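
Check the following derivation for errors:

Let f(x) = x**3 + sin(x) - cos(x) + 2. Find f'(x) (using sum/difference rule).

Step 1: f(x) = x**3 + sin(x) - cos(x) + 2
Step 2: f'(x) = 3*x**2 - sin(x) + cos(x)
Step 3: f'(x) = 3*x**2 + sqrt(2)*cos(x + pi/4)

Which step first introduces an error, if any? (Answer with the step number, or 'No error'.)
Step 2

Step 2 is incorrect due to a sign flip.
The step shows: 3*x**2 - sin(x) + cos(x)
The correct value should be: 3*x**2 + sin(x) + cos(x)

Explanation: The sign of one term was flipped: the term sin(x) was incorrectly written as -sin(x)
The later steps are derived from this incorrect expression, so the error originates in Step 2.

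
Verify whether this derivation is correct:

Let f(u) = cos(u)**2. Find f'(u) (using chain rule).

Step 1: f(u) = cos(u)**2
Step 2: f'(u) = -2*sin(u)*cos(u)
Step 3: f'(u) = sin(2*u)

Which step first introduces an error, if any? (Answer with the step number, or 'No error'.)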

* * *

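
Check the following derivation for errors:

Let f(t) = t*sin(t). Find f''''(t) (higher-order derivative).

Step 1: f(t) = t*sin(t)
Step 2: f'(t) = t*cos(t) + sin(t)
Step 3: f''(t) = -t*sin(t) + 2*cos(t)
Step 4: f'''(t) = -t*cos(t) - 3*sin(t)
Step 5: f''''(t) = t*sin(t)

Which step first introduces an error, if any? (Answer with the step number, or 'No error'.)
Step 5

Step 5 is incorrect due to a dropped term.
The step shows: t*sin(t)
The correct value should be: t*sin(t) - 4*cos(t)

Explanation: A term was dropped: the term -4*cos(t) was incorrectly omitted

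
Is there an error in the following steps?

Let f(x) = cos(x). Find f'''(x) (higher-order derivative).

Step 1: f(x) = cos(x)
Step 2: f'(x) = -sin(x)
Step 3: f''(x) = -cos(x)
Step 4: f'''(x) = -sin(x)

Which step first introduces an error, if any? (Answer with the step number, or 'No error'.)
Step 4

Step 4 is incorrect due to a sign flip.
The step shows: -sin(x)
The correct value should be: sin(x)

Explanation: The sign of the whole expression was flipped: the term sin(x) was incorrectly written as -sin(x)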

---

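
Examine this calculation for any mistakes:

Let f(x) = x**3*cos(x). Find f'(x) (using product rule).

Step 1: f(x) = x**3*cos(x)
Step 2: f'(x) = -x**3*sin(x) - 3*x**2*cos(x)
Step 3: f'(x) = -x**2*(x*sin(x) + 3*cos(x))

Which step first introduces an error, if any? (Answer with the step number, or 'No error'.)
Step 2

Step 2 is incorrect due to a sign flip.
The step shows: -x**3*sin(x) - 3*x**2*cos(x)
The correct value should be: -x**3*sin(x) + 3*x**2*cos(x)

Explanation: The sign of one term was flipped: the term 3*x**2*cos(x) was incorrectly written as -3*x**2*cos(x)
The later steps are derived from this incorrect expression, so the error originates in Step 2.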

### Task prompt
In the listing above, find the line containing "Step 3: f''(t) = -t*sin(t) + 2*cos(t)" and the line containing "Step 4: f'''(x) = -sin(x)", then quote both, plus every line between them, exactly as written.

### Answer space
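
Step 3: f''(t) = -t*sin(t) + 2*cos(t)
Step 4: f'''(t) = -t*cos(t) - 3*sin(t)
Step 5: f''''(t) = t*sin(t)

Which step first introduces an error, if any? (Answer with the step number, or 'No error'.)
Step 5

Step 5 is incorrect due to a dropped term.
The step shows: t*sin(t)
The correct value should be: t*sin(t) - 4*cos(t)

Explanation: A term was dropped: the term -4*cos(t) was incorrectly omitted

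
Is there an error in the following steps?

Let f(x) = cos(x). Find f'''(x) (higher-order derivative).

Step 1: f(x) = cos(x)
Step 2: f'(x) = -sin(x)
Step 3: f''(x) = -cos(x)
Step 4: f'''(x) = -sin(x)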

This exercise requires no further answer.